* **Data section**:
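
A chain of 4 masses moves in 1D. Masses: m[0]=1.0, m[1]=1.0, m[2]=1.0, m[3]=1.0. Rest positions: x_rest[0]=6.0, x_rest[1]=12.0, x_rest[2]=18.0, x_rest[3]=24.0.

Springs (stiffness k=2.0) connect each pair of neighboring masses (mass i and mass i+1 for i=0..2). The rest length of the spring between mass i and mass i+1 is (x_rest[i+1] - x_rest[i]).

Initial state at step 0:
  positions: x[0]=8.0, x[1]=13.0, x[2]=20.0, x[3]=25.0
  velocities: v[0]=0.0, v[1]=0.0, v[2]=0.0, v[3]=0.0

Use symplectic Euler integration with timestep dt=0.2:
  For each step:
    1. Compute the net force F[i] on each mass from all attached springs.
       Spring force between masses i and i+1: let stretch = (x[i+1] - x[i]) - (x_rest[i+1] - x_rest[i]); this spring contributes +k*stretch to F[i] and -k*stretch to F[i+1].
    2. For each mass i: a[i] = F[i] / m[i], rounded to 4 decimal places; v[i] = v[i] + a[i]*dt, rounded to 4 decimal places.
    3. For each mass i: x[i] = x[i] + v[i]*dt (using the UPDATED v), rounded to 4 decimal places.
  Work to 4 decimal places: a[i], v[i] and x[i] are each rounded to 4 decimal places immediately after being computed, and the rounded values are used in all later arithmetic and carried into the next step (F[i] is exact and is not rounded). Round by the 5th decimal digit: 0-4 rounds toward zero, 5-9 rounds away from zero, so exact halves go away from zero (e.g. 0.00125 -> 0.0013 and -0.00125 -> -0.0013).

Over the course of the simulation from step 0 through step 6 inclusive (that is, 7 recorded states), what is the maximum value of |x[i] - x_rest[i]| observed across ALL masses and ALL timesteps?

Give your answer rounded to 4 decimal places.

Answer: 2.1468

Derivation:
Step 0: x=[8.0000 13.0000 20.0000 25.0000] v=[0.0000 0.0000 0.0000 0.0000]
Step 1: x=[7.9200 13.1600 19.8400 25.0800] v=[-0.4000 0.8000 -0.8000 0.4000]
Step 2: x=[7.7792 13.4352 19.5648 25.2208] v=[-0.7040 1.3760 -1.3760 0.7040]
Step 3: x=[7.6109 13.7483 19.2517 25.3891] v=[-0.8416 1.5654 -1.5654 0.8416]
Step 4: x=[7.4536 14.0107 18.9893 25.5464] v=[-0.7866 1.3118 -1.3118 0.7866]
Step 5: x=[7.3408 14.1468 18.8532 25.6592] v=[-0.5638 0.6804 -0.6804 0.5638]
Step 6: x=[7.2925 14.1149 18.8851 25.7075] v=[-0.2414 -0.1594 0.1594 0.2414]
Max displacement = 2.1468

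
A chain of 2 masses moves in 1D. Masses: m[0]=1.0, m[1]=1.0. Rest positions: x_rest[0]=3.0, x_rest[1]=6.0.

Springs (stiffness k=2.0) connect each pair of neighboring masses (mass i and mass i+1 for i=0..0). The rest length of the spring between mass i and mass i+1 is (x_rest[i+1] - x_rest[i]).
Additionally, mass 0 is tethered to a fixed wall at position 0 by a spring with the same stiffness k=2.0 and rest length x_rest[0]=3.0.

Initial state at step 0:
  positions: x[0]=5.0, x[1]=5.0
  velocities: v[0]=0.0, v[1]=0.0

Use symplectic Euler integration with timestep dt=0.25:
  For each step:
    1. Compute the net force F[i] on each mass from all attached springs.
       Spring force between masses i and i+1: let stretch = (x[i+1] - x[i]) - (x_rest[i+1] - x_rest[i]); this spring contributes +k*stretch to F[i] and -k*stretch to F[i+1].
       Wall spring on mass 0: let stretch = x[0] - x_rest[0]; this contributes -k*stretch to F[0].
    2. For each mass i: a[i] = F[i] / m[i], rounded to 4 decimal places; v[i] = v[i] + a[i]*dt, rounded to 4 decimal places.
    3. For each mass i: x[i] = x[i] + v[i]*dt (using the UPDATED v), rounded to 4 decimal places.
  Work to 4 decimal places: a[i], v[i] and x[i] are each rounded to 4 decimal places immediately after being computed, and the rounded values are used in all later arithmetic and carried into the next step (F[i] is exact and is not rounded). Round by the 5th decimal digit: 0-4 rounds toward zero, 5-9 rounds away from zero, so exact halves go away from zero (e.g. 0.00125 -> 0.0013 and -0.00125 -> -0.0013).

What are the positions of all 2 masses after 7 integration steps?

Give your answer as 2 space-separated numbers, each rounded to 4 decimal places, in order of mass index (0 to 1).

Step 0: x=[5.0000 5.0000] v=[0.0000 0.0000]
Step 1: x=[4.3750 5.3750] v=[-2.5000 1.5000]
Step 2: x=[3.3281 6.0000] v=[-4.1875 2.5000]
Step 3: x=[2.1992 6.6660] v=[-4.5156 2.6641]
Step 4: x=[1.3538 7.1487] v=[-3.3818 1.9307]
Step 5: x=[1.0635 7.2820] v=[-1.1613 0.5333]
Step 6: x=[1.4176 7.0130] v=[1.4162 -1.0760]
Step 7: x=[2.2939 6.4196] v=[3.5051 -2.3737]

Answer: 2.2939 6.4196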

...

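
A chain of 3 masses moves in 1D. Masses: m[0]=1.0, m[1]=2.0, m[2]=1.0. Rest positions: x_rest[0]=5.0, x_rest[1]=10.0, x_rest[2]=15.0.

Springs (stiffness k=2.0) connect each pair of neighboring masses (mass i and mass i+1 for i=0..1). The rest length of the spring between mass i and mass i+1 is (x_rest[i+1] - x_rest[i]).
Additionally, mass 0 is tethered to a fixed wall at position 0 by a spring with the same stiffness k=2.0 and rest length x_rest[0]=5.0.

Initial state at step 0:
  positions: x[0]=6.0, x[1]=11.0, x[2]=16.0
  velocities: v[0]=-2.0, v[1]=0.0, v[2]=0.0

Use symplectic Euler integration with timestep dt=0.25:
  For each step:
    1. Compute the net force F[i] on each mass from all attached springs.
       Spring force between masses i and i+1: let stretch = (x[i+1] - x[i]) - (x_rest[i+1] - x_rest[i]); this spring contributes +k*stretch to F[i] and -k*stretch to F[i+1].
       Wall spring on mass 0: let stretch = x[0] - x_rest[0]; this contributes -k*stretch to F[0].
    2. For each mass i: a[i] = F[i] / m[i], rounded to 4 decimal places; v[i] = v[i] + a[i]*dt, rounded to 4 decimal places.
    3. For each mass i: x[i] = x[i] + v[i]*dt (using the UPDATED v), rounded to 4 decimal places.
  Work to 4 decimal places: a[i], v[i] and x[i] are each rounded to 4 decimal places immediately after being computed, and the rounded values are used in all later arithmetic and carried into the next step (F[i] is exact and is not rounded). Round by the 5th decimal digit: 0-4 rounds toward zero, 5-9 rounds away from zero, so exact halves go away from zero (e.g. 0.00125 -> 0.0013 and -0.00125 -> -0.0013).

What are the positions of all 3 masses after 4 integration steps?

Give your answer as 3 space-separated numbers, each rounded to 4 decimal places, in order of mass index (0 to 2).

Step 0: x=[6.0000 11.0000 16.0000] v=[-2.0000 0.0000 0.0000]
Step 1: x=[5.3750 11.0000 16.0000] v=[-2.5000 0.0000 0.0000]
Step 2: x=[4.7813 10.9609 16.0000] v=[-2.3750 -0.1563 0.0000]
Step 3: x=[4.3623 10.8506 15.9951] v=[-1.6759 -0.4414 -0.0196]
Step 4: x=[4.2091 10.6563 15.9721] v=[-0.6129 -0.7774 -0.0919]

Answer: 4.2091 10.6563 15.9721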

* **Assigned task**:
Everything from the line with "A chain of 4" through the line with "i+1 for i=0..2)." should be written out exactly as it appears above, end lines included, and nothing outside that range.

* **Problem solution**:
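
A chain of 4 masses moves in 1D. Masses: m[0]=1.0, m[1]=1.0, m[2]=1.0, m[3]=1.0. Rest positions: x_rest[0]=6.0, x_rest[1]=12.0, x_rest[2]=18.0, x_rest[3]=24.0.

Springs (stiffness k=2.0) connect each pair of neighboring masses (mass i and mass i+1 for i=0..2). The rest length of the spring between mass i and mass i+1 is (x_rest[i+1] - x_rest[i]).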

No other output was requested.